(Raw data)

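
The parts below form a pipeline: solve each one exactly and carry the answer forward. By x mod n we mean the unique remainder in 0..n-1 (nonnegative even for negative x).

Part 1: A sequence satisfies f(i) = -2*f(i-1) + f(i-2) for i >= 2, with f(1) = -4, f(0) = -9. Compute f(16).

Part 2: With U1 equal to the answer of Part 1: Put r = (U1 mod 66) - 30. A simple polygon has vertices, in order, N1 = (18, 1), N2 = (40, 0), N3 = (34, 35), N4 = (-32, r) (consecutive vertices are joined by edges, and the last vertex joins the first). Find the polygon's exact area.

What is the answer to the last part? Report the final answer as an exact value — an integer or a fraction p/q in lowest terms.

1488

Part 1: f(2) = -2*(-4) + 1*(-9) = -1; iterating: f(2)=-1, f(3)=-2, f(4)=3, f(5)=-8, f(6)=19, f(7)=-46, f(8)=111, f(9)=-268, f(10)=647, f(11)=-1562, f(12)=3771, f(13)=-9104, f(14)=21979, f(15)=-53062, f(16)=128103; answer 128103
Part 2: U1 = 128103; r = 33; cross terms: (18*0 - 40*1)=-40, (40*35 - 34*0)=1400, (34*33 - -32*35)=2242, (-32*1 - 18*33)=-626; twice the area = |2976| = 2976; area = 1488; answer 1488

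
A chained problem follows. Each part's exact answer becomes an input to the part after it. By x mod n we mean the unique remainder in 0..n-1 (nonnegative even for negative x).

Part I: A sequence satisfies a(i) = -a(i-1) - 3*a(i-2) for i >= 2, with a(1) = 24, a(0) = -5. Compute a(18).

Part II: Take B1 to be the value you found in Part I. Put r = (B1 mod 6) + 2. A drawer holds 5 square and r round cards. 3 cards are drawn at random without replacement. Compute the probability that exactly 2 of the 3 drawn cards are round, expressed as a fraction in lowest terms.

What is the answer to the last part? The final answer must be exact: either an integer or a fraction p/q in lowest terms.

Part I: a(2) = -1*(24) - 3*(-5) = -9; iterating: a(2)=-9, a(3)=-63, a(4)=90, a(5)=99, a(6)=-369, a(7)=72, a(8)=1035, a(9)=-1251, a(10)=-1854, a(11)=5607, a(12)=-45, a(13)=-16776, a(14)=16911, a(15)=33417, a(16)=-84150, a(17)=-16101, a(18)=268551; answer 268551
Part II: B1 = 268551; r = 5; total draws C(10,3) = 120; favorable C(5,2)*C(5,1) = 50; P = 5/12; answer 5/12

5/12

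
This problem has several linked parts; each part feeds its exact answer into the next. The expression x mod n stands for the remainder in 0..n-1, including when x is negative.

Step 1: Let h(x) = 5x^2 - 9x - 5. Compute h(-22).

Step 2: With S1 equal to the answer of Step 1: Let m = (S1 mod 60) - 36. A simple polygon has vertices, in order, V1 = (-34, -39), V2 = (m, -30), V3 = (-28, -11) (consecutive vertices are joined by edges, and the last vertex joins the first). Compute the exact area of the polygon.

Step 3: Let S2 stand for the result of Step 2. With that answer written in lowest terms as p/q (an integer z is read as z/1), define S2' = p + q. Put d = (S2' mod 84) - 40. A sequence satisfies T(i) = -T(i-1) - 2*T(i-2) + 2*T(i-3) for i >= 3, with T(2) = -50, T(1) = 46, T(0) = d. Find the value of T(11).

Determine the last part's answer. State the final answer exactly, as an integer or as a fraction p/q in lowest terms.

Step 1: 5*(-22)^2 - 9*(-22)^1 - 5 = (2420) + (198) + (-5) = 2613; answer 2613
Step 2: S1 = 2613; m = -3; cross terms: (-34*-30 - -3*-39)=903, (-3*-11 - -28*-30)=-807, (-28*-39 - -34*-11)=718; twice the area = |814| = 814; area = 407; answer 407
Step 3: S2 = 407; threaded value p + q = 408; d = 32; T(3) = -1*(-50) - 2*(46) + 2*(32) = 22; iterating: T(3)=22, T(4)=170, T(5)=-314, T(6)=18, T(7)=950, T(8)=-1614, T(9)=-250, T(10)=5378, T(11)=-8106; answer -8106

-8106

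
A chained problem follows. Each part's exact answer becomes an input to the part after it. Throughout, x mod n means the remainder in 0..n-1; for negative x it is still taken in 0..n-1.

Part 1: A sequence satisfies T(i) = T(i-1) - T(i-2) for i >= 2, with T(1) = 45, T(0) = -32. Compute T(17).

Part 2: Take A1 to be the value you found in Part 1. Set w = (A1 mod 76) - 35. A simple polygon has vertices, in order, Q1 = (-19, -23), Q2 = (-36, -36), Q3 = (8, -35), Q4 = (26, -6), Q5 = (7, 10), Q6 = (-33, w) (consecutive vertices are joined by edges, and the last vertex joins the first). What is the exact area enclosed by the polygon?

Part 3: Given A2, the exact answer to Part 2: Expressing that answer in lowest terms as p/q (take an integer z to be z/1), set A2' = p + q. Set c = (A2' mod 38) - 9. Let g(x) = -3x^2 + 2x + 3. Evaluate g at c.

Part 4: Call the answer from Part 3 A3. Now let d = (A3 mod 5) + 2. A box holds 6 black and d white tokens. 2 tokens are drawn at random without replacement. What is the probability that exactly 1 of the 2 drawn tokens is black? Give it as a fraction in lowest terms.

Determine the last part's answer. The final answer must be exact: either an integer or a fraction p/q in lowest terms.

Part 1: T(2) = 1*(45) - 1*(-32) = 77; iterating: T(2)=77, T(3)=32, T(4)=-45, T(5)=-77, T(6)=-32, T(7)=45, T(8)=77, T(9)=32, T(10)=-45, T(11)=-77, T(12)=-32, T(13)=45, T(14)=77, T(15)=32, T(16)=-45, T(17)=-77; answer -77
Part 2: A1 = -77; w = 40; cross terms: (-19*-36 - -36*-23)=-144, (-36*-35 - 8*-36)=1548, (8*-6 - 26*-35)=862, (26*10 - 7*-6)=302, (7*40 - -33*10)=610, (-33*-23 - -19*40)=1519; twice the area = |4697| = 4697; area = 4697/2; answer 4697/2
Part 3: A2 = 4697/2; threaded value p + q = 4699; c = 16; -3*(16)^2 + 2*(16)^1 + 3 = (-768) + (32) + (3) = -733; answer -733
Part 4: A3 = -733; d = 4; total draws C(10,2) = 45; favorable C(6,1)*C(4,1) = 24; P = 8/15; answer 8/15

8/15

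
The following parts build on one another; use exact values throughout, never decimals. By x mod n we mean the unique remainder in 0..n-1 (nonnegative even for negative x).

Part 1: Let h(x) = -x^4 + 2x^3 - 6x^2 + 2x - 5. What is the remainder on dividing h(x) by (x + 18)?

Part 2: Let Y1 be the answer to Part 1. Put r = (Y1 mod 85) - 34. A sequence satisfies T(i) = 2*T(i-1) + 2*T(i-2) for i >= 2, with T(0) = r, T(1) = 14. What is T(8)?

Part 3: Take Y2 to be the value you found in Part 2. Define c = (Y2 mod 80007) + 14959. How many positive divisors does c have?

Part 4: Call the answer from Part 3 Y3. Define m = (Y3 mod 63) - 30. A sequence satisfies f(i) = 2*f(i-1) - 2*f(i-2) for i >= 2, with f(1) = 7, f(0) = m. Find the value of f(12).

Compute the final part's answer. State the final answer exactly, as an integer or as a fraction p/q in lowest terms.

Part 1: remainder = value at the root: -1*(-18)^4 + 2*(-18)^3 - 6*(-18)^2 + 2*(-18)^1 - 5 = (-104976) + (-11664) + (-1944) + (-36) + (-5) = -118625; answer -118625
Part 2: Y1 = -118625; r = 1; T(2) = 2*(14) + 2*(1) = 30; iterating: T(2)=30, T(3)=88, T(4)=236, T(5)=648, T(6)=1768, T(7)=4832, T(8)=13200; answer 13200
Part 3: Y2 = 13200; c = 28159; 28159 = 29 * 971; number of divisors = (1+1) * (1+1) = 4; answer 4
Part 4: Y3 = 4; m = -26; f(2) = 2*(7) - 2*(-26) = 66; iterating: f(2)=66, f(3)=118, f(4)=104, f(5)=-28, f(6)=-264, f(7)=-472, f(8)=-416, f(9)=112, f(10)=1056, f(11)=1888, f(12)=1664; answer 1664

1664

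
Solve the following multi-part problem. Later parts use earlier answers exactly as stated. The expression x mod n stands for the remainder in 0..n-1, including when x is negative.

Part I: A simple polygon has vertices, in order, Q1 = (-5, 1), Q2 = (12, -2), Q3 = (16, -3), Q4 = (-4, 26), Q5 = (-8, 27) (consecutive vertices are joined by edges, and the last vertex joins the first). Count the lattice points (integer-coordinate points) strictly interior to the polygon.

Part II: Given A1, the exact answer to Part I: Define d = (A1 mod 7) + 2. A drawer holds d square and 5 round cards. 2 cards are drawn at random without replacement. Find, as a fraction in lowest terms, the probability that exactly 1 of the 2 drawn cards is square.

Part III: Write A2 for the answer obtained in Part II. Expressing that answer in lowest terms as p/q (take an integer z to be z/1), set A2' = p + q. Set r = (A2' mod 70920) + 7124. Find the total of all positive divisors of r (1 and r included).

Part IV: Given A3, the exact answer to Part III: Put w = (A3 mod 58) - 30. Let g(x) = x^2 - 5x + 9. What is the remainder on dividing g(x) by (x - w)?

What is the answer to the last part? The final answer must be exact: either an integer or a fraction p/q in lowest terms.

509

Part I: cross terms: (-5*-2 - 12*1)=-2, (12*-3 - 16*-2)=-4, (16*26 - -4*-3)=404, (-4*27 - -8*26)=100, (-8*1 - -5*27)=127; twice the area = |625| = 625; area = 625/2; boundary points = 1 + 1 + 1 + 1 + 1 = 5; strictly interior points = area - boundary/2 + 1 = 311; answer 311
Part II: A1 = 311; d = 5; total draws C(10,2) = 45; favorable C(5,1)*C(5,1) = 25; P = 5/9; answer 5/9
Part III: A2 = 5/9; threaded value p + q = 14; r = 7138; 7138 = 2 * 43 * 83; sigma = (1 + 2) * (1 + 43) * (1 + 83) = 3 * 44 * 84 = 11088; answer 11088
Part IV: A3 = 11088; w = -20; remainder = value at the root: 1*(-20)^2 - 5*(-20)^1 + 9 = (400) + (100) + (9) = 509; answer 509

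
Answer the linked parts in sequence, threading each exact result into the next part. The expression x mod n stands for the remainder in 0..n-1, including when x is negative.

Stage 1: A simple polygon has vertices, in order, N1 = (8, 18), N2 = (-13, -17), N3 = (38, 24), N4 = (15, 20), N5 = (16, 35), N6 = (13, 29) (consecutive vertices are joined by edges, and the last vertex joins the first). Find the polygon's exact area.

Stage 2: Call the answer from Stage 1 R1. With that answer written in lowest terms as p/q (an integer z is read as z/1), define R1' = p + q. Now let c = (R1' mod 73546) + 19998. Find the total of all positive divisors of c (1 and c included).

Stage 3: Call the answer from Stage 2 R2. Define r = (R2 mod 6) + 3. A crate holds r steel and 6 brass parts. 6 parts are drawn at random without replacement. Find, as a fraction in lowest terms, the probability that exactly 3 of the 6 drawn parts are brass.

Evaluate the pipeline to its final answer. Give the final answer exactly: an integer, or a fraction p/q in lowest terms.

Stage 1: cross terms: (8*-17 - -13*18)=98, (-13*24 - 38*-17)=334, (38*20 - 15*24)=400, (15*35 - 16*20)=205, (16*29 - 13*35)=9, (13*18 - 8*29)=2; twice the area = |1048| = 1048; area = 524; answer 524
Stage 2: R1 = 524; threaded value p + q = 525; c = 20523; 20523 = 3 * 6841; sigma = (1 + 3) * (1 + 6841) = 4 * 6842 = 27368; answer 27368
Stage 3: R2 = 27368; r = 5; total draws C(11,6) = 462; favorable C(6,3)*C(5,3) = 200; P = 100/231; answer 100/231

100/231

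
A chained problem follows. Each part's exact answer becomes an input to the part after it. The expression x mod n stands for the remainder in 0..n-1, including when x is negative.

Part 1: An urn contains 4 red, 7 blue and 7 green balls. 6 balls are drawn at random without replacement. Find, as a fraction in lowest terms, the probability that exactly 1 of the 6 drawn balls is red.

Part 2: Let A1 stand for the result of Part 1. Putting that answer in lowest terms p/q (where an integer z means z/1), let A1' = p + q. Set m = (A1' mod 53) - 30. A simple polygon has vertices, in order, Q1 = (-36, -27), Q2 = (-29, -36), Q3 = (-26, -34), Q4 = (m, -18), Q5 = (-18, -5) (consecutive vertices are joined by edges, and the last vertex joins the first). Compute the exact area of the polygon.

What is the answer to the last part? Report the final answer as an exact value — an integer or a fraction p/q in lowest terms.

723/2

Part 1: total draws C(18,6) = 18564; favorable C(4,1)*C(14,5) = 8008; P = 22/51; answer 22/51
Part 2: A1 = 22/51; threaded value p + q = 73; m = -10; cross terms: (-36*-36 - -29*-27)=513, (-29*-34 - -26*-36)=50, (-26*-18 - -10*-34)=128, (-10*-5 - -18*-18)=-274, (-18*-27 - -36*-5)=306; twice the area = |723| = 723; area = 723/2; answer 723/2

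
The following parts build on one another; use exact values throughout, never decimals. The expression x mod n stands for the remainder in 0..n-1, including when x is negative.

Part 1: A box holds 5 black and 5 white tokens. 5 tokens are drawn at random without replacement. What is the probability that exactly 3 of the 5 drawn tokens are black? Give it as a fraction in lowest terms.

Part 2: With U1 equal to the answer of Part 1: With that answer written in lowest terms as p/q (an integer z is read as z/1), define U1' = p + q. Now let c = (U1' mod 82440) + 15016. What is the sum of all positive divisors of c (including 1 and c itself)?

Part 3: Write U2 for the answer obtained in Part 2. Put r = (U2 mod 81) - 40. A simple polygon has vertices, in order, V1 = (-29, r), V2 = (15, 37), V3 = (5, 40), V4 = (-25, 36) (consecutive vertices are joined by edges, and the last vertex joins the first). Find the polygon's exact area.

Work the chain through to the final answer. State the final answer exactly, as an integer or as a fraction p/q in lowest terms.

743

Part 1: total draws C(10,5) = 252; favorable C(5,3)*C(5,2) = 100; P = 25/63; answer 25/63
Part 2: U1 = 25/63; threaded value p + q = 88; c = 15104; 15104 = 2^8 * 59; sigma = (1 + 2 + 4 + 8 + 16 + 32 + 64 + 128 + 256) * (1 + 59) = 511 * 60 = 30660; answer 30660
Part 3: U2 = 30660; r = 2; cross terms: (-29*37 - 15*2)=-1103, (15*40 - 5*37)=415, (5*36 - -25*40)=1180, (-25*2 - -29*36)=994; twice the area = |1486| = 1486; area = 743; answer 743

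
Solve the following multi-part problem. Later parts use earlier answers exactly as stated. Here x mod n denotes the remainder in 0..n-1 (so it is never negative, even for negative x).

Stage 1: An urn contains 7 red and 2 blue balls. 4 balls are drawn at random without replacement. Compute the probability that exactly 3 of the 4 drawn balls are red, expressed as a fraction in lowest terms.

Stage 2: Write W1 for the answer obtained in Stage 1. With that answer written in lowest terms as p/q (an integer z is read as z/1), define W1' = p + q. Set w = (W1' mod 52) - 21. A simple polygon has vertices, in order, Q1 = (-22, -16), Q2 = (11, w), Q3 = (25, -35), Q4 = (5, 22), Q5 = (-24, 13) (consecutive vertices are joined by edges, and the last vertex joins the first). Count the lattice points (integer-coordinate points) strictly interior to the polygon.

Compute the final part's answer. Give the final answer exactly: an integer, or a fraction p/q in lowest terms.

1045

Stage 1: total draws C(9,4) = 126; favorable C(7,3)*C(2,1) = 70; P = 5/9; answer 5/9
Stage 2: W1 = 5/9; threaded value p + q = 14; w = -7; cross terms: (-22*-7 - 11*-16)=330, (11*-35 - 25*-7)=-210, (25*22 - 5*-35)=725, (5*13 - -24*22)=593, (-24*-16 - -22*13)=670; twice the area = |2108| = 2108; area = 1054; boundary points = 3 + 14 + 1 + 1 + 1 = 20; strictly interior points = area - boundary/2 + 1 = 1045; answer 1045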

(End Raw data)

* What the task requires: What you write must be the entries restated word for word, from the opening line through the one holding "Part II: Take", with nothing else.

* Expected answer:
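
The parts below form a pipeline: solve each one exactly and carry the answer forward. By x mod n we mean the unique remainder in 0..n-1 (nonnegative even for negative x).

Part 1: A sequence satisfies f(i) = -2*f(i-1) + f(i-2) for i >= 2, with f(1) = -4, f(0) = -9. Compute f(16).

Part 2: With U1 equal to the answer of Part 1: Put r = (U1 mod 66) - 30. A simple polygon has vertices, in order, N1 = (18, 1), N2 = (40, 0), N3 = (34, 35), N4 = (-32, r) (consecutive vertices are joined by edges, and the last vertex joins the first). Find the polygon's exact area.

What is the answer to the last part? Report the final answer as an exact value — an integer or a fraction p/q in lowest terms.

1488

Part 1: f(2) = -2*(-4) + 1*(-9) = -1; iterating: f(2)=-1, f(3)=-2, f(4)=3, f(5)=-8, f(6)=19, f(7)=-46, f(8)=111, f(9)=-268, f(10)=647, f(11)=-1562, f(12)=3771, f(13)=-9104, f(14)=21979, f(15)=-53062, f(16)=128103; answer 128103
Part 2: U1 = 128103; r = 33; cross terms: (18*0 - 40*1)=-40, (40*35 - 34*0)=1400, (34*33 - -32*35)=2242, (-32*1 - 18*33)=-626; twice the area = |2976| = 2976; area = 1488; answer 1488

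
A chained problem follows. Each part's exact answer becomes an input to the part after it. By x mod n we mean the unique remainder in 0..n-1 (nonnegative even for negative x).

Part I: A sequence satisfies a(i) = -a(i-1) - 3*a(i-2) for i >= 2, with a(1) = 24, a(0) = -5. Compute a(18).

Part II: Take B1 to be the value you found in Part I. Put r = (B1 mod 6) + 2. A drawer holds 5 square and r round cards. 3 cards are drawn at random without replacement. Compute the probability that exactly 2 of the 3 drawn cards are round, expressed as a fraction in lowest terms.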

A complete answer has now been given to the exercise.